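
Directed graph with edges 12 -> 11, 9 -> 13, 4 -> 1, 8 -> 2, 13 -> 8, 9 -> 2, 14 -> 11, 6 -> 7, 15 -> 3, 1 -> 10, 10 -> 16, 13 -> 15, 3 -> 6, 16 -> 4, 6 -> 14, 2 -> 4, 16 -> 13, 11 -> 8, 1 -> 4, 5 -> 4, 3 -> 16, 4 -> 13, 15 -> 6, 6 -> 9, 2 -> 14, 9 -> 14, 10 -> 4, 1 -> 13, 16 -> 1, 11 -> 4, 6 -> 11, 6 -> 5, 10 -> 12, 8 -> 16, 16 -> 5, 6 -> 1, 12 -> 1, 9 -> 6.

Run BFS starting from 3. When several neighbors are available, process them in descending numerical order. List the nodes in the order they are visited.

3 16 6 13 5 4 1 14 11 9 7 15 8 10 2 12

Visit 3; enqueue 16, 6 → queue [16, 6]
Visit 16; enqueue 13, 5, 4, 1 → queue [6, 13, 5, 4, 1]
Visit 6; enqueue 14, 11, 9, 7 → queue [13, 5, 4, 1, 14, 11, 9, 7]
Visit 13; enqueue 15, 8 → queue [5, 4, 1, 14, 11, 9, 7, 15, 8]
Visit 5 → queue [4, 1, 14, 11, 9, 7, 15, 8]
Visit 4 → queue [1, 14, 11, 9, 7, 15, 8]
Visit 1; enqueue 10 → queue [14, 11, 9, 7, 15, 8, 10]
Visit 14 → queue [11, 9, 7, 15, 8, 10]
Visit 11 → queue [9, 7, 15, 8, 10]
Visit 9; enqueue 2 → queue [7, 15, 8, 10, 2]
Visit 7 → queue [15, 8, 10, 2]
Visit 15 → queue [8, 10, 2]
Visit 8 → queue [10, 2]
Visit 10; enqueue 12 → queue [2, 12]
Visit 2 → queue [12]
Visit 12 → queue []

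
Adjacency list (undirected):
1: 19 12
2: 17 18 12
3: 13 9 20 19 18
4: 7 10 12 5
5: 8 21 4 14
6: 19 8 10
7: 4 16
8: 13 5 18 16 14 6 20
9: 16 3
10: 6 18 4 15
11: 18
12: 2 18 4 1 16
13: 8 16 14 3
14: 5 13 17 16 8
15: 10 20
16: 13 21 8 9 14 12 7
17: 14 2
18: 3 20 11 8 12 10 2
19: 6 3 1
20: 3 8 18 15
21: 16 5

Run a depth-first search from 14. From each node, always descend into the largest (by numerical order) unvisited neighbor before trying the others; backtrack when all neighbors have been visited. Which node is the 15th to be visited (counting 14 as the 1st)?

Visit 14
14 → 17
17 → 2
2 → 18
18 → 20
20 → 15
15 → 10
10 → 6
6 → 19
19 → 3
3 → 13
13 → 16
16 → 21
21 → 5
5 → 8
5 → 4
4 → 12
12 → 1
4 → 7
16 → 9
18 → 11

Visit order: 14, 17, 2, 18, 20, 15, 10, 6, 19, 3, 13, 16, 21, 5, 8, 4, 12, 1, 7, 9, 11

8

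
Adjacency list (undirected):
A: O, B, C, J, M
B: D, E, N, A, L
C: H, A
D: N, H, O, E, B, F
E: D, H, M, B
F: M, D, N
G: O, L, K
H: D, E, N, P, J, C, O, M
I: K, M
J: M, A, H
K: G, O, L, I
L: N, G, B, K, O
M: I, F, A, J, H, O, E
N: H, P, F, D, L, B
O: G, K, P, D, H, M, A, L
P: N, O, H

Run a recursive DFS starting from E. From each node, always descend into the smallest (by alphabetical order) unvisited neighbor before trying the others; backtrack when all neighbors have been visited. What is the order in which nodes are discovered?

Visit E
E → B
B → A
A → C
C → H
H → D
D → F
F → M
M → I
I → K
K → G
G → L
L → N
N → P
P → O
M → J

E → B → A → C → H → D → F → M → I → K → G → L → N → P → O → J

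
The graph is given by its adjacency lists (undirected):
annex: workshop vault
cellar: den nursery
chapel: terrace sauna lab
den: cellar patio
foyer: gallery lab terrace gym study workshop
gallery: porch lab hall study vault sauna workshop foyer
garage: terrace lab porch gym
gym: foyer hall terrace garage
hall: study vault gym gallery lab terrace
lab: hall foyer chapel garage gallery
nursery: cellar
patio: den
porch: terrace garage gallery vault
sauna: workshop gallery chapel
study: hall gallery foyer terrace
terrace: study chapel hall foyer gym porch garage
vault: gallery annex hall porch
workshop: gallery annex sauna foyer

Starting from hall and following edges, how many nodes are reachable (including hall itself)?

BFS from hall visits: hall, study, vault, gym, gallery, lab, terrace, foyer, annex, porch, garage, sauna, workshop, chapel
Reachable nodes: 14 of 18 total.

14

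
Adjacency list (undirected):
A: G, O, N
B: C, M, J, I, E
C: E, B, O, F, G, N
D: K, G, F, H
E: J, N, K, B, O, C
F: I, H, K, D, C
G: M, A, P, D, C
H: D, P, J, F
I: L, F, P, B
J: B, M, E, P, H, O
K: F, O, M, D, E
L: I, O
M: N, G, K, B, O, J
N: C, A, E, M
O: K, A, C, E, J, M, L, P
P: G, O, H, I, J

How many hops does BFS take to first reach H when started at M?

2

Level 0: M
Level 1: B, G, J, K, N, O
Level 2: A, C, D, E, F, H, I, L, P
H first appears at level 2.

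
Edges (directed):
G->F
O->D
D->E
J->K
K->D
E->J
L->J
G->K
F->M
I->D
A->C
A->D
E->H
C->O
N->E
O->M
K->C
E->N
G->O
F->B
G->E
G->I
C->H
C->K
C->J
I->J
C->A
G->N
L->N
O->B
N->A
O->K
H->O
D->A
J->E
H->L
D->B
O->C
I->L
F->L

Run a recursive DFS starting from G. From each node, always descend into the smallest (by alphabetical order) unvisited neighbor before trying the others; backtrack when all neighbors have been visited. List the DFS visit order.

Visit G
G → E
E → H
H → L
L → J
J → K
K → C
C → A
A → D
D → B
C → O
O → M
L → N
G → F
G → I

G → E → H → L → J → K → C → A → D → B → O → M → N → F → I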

▶ _Task goal_
Please repeat the listing above in full and exactly.

▶ _Task answer_
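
Directed graph with edges 12 -> 11, 9 -> 13, 4 -> 1, 8 -> 2, 13 -> 8, 9 -> 2, 14 -> 11, 6 -> 7, 15 -> 3, 1 -> 10, 10 -> 16, 13 -> 15, 3 -> 6, 16 -> 4, 6 -> 14, 2 -> 4, 16 -> 13, 11 -> 8, 1 -> 4, 5 -> 4, 3 -> 16, 4 -> 13, 15 -> 6, 6 -> 9, 2 -> 14, 9 -> 14, 10 -> 4, 1 -> 13, 16 -> 1, 11 -> 4, 6 -> 11, 6 -> 5, 10 -> 12, 8 -> 16, 16 -> 5, 6 -> 1, 12 -> 1, 9 -> 6.

Run BFS starting from 3. When several neighbors are available, process them in descending numerical order. List the nodes in the order they are visited.

3 16 6 13 5 4 1 14 11 9 7 15 8 10 2 12

Visit 3; enqueue 16, 6 → queue [16, 6]
Visit 16; enqueue 13, 5, 4, 1 → queue [6, 13, 5, 4, 1]
Visit 6; enqueue 14, 11, 9, 7 → queue [13, 5, 4, 1, 14, 11, 9, 7]
Visit 13; enqueue 15, 8 → queue [5, 4, 1, 14, 11, 9, 7, 15, 8]
Visit 5 → queue [4, 1, 14, 11, 9, 7, 15, 8]
Visit 4 → queue [1, 14, 11, 9, 7, 15, 8]
Visit 1; enqueue 10 → queue [14, 11, 9, 7, 15, 8, 10]
Visit 14 → queue [11, 9, 7, 15, 8, 10]
Visit 11 → queue [9, 7, 15, 8, 10]
Visit 9; enqueue 2 → queue [7, 15, 8, 10, 2]
Visit 7 → queue [15, 8, 10, 2]
Visit 15 → queue [8, 10, 2]
Visit 8 → queue [10, 2]
Visit 10; enqueue 12 → queue [2, 12]
Visit 2 → queue [12]
Visit 12 → queue []

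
Adjacency list (undirected):
1: 19 12
2: 17 18 12
3: 13 9 20 19 18
4: 7 10 12 5
5: 8 21 4 14
6: 19 8 10
7: 4 16
8: 13 5 18 16 14 6 20
9: 16 3
10: 6 18 4 15
11: 18
12: 2 18 4 1 16
13: 8 16 14 3
14: 5 13 17 16 8
15: 10 20
16: 13 21 8 9 14 12 7
17: 14 2
18: 3 20 11 8 12 10 2
19: 6 3 1
20: 3 8 18 15
21: 16 5

Run a depth-first search from 14. From each node, always descend into the largest (by numerical order) unvisited neighbor before trying the others; backtrack when all neighbors have been visited. Which node is the 15th to be visited (counting 14 as the 1st)?

Visit 14
14 → 17
17 → 2
2 → 18
18 → 20
20 → 15
15 → 10
10 → 6
6 → 19
19 → 3
3 → 13
13 → 16
16 → 21
21 → 5
5 → 8
5 → 4
4 → 12
12 → 1
4 → 7
16 → 9
18 → 11

Visit order: 14, 17, 2, 18, 20, 15, 10, 6, 19, 3, 13, 16, 21, 5, 8, 4, 12, 1, 7, 9, 11

8

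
Adjacency list (undirected):
A: O, B, C, J, M
B: D, E, N, A, L
C: H, A
D: N, H, O, E, B, F
E: D, H, M, B
F: M, D, N
G: O, L, K
H: D, E, N, P, J, C, O, M
I: K, M
J: M, A, H
K: G, O, L, I
L: N, G, B, K, O
M: I, F, A, J, H, O, E
N: H, P, F, D, L, B
O: G, K, P, D, H, M, A, L
P: N, O, H

Run a recursive DFS starting from E. From each node, always descend into the smallest (by alphabetical order) unvisited neighbor before trying the others; backtrack when all neighbors have been visited. What is the order in which nodes are discovered?

Visit E
E → B
B → A
A → C
C → H
H → D
D → F
F → M
M → I
I → K
K → G
G → L
L → N
N → P
P → O
M → J

E → B → A → C → H → D → F → M → I → K → G → L → N → P → O → J

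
The graph is given by its adjacency lists (undirected):
annex: workshop vault
cellar: den nursery
chapel: terrace sauna lab
den: cellar patio
foyer: gallery lab terrace gym study workshop
gallery: porch lab hall study vault sauna workshop foyer
garage: terrace lab porch gym
gym: foyer hall terrace garage
hall: study vault gym gallery lab terrace
lab: hall foyer chapel garage gallery
nursery: cellar
patio: den
porch: terrace garage gallery vault
sauna: workshop gallery chapel
study: hall gallery foyer terrace
terrace: study chapel hall foyer gym porch garage
vault: gallery annex hall porch
workshop: gallery annex sauna foyer

Starting from hall and following edges, how many nodes are reachable (including hall itself)?

BFS from hall visits: hall, study, vault, gym, gallery, lab, terrace, foyer, annex, porch, garage, sauna, workshop, chapel
Reachable nodes: 14 of 18 total.

14

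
Adjacency list (undirected):
A: G, O, N
B: C, M, J, I, E
C: E, B, O, F, G, N
D: K, G, F, H
E: J, N, K, B, O, C
F: I, H, K, D, C
G: M, A, P, D, C
H: D, P, J, F
I: L, F, P, B
J: B, M, E, P, H, O
K: F, O, M, D, E
L: I, O
M: N, G, K, B, O, J
N: C, A, E, M
O: K, A, C, E, J, M, L, P
P: G, O, H, I, J

How many hops does BFS take to first reach H when started at M?

2

Level 0: M
Level 1: B, G, J, K, N, O
Level 2: A, C, D, E, F, H, I, L, P
H first appears at level 2.

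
Edges (directed):
G->F
O->D
D->E
J->K
K->D
E->J
L->J
G->K
F->M
I->D
A->C
A->D
E->H
C->O
N->E
O->M
K->C
E->N
G->O
F->B
G->E
G->I
C->H
C->K
C->J
I->J
C->A
G->N
L->N
O->B
N->A
O->K
H->O
D->A
J->E
H->L
D->B
O->C
I->L
F->L

Run a recursive DFS starting from G. From each node, always descend into the smallest (by alphabetical order) unvisited neighbor before trying the others; backtrack when all neighbors have been visited. List the DFS visit order.

Visit G
G → E
E → H
H → L
L → J
J → K
K → C
C → A
A → D
D → B
C → O
O → M
L → N
G → F
G → I

G → E → H → L → J → K → C → A → D → B → O → M → N → F → I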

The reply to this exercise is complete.